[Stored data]
▽

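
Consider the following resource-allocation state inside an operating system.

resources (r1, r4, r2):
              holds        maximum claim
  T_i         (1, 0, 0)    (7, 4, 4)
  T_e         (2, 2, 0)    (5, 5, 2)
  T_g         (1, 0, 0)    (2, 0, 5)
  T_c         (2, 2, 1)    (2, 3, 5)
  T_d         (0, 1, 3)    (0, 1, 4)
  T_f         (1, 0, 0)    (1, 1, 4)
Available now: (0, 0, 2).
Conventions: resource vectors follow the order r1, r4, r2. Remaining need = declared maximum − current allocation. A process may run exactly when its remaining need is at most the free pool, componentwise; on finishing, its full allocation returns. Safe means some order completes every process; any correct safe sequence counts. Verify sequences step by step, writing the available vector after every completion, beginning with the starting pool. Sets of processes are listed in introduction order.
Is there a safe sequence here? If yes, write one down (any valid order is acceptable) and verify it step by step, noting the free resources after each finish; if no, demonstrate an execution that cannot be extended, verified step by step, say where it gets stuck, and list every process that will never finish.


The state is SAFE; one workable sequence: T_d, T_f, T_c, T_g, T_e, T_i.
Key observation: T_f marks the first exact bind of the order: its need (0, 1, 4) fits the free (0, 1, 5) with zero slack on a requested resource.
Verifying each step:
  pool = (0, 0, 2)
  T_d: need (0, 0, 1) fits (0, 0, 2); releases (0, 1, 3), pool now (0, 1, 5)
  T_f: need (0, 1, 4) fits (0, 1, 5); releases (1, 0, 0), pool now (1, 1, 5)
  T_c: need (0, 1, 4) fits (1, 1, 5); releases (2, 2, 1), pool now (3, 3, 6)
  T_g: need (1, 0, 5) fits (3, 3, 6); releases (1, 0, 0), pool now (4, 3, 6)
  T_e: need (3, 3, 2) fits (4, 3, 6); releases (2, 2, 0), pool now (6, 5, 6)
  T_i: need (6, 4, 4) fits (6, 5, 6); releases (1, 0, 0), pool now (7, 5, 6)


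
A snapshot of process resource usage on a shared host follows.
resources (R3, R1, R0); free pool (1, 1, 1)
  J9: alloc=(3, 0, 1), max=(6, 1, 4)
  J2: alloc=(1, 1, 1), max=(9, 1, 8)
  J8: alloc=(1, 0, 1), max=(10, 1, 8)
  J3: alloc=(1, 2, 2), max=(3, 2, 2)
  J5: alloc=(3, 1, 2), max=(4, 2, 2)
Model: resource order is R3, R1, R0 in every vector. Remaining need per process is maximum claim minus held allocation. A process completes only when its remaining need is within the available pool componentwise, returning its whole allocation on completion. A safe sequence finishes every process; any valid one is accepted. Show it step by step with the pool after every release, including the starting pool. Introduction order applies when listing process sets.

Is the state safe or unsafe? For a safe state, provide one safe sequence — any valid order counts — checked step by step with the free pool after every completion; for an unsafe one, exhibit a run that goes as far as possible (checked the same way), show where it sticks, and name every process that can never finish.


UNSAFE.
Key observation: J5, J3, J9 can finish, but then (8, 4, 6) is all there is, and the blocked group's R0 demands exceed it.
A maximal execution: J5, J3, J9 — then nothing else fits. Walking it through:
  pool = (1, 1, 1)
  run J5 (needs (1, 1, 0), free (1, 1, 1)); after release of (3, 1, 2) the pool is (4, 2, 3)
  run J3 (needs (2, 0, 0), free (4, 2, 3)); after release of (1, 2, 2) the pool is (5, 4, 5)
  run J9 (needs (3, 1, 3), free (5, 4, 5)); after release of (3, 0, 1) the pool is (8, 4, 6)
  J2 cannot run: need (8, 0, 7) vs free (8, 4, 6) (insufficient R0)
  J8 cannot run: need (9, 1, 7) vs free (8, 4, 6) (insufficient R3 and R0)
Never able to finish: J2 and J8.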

△

▶ What the exercise asks
Copy out, exactly and alone, the lines of the entries above between the ones holding "A snapshot of" and "Model: resource order", inclusive.

▶ Response to the task
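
A snapshot of process resource usage on a shared host follows.
resources (R3, R1, R0); free pool (1, 1, 1)
  J9: alloc=(3, 0, 1), max=(6, 1, 4)
  J2: alloc=(1, 1, 1), max=(9, 1, 8)
  J8: alloc=(1, 0, 1), max=(10, 1, 8)
  J3: alloc=(1, 2, 2), max=(3, 2, 2)
  J5: alloc=(3, 1, 2), max=(4, 2, 2)
Model: resource order is R3, R1, R0 in every vector. Remaining need per process is maximum claim minus held allocation. A process completes only when its remaining need is within the available pool componentwise, returning its whole allocation on completion. A safe sequence finishes every process; any valid one is accepted. Show it step by step with the pool after every release, including the starting pool. Introduction order applies when listing process sets.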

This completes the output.